# [What needs to be done]
Pull every line containing "moment" from the listing.

[Data extracts Boundary: Start]

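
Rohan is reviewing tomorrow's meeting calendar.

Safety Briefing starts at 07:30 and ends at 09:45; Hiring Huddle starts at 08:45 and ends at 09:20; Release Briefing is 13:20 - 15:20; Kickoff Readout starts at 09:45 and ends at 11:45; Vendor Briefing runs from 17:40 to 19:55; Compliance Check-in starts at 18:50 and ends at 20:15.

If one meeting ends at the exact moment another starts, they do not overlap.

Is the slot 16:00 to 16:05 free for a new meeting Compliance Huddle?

Yes — the slot is free

Safety Briefing: ends 09:45 at or before Compliance Huddle starts 16:00 → clear.
Hiring Huddle: ends 09:20 at or before Compliance Huddle starts 16:00 → clear.
Kickoff Readout: ends 11:45 at or before Compliance Huddle starts 16:00 → clear.
Release Briefing: ends 15:20 at or before Compliance Huddle starts 16:00 → clear.
Vendor Briefing: starts 17:40 at or after Compliance Huddle ends 16:05 → clear.
Compliance Check-in: starts 18:50 at or after Compliance Huddle ends 16:05 → clear.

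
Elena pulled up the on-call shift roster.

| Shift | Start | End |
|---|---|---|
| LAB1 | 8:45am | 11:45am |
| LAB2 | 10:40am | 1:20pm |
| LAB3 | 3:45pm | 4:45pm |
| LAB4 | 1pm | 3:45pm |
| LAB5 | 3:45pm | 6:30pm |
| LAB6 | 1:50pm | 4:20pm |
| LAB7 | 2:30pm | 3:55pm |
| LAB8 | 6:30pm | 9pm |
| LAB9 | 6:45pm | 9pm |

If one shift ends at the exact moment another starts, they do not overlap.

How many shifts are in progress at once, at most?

4

Walk through starts and ends in time order (an end at T is processed before a start at T):
8:45am start LAB1 → 1
10:40am start LAB2 → 2
11:45am end LAB1 → 1
1pm start LAB4 → 2
1:20pm end LAB2 → 1
1:50pm start LAB6 → 2
2:30pm start LAB7 → 3
3:45pm end LAB4 → 2
3:45pm start LAB3 → 3
3:45pm start LAB5 → 4
3:55pm end LAB7 → 3
4:20pm end LAB6 → 2
4:45pm end LAB3 → 1
6:30pm end LAB5 → 0
6:30pm start LAB8 → 1
6:45pm start LAB9 → 2
9pm end LAB8 → 1
9pm end LAB9 → 0
Peak is 4, at 3:45pm (LAB3, LAB5, LAB6, LAB7).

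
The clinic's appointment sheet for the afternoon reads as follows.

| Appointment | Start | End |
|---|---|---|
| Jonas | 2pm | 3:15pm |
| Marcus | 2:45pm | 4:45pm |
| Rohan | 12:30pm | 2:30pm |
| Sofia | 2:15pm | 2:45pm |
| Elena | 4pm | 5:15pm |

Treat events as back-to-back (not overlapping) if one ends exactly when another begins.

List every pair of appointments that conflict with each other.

Elena & Marcus, Jonas & Marcus, Jonas & Rohan, Jonas & Sofia, Rohan & Sofia

Sorted by start: Rohan, Jonas, Sofia, Marcus, Elena.
Jonas starts before Rohan ends → Rohan and Jonas overlap.
Sofia starts before Rohan ends → Rohan and Sofia overlap.
Marcus starts after Rohan ends, so nothing later overlaps Rohan either.
Sofia starts before Jonas ends → Jonas and Sofia overlap.
Marcus starts before Jonas ends → Jonas and Marcus overlap.
Elena starts after Jonas ends.
Marcus starts exactly when Sofia ends (back-to-back, no overlap), so nothing later overlaps Sofia either.
Elena starts before Marcus ends → Marcus and Elena overlap.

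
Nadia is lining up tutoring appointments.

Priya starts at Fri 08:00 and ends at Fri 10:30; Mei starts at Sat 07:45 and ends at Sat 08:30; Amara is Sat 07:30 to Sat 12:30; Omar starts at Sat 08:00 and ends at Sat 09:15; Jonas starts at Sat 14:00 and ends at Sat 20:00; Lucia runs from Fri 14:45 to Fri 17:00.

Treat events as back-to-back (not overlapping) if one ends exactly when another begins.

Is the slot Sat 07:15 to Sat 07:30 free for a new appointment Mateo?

Priya: ends Fri 10:30 at or before Mateo starts Sat 07:15 → clear.
Lucia: ends Fri 17:00 at or before Mateo starts Sat 07:15 → clear.
Amara: starts Sat 07:30 at or after Mateo ends Sat 07:30 → clear.
Mei: starts Sat 07:45 at or after Mateo ends Sat 07:30 → clear.
Omar: starts Sat 08:00 at or after Mateo ends Sat 07:30 → clear.
Jonas: starts Sat 14:00 at or after Mateo ends Sat 07:30 → clear.

Yes — the slot is free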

[Data extracts Boundary: End]

# [Answer for the task]
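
If one meeting ends at the exact moment another starts, they do not overlap.
If one shift ends at the exact moment another starts, they do not overlap.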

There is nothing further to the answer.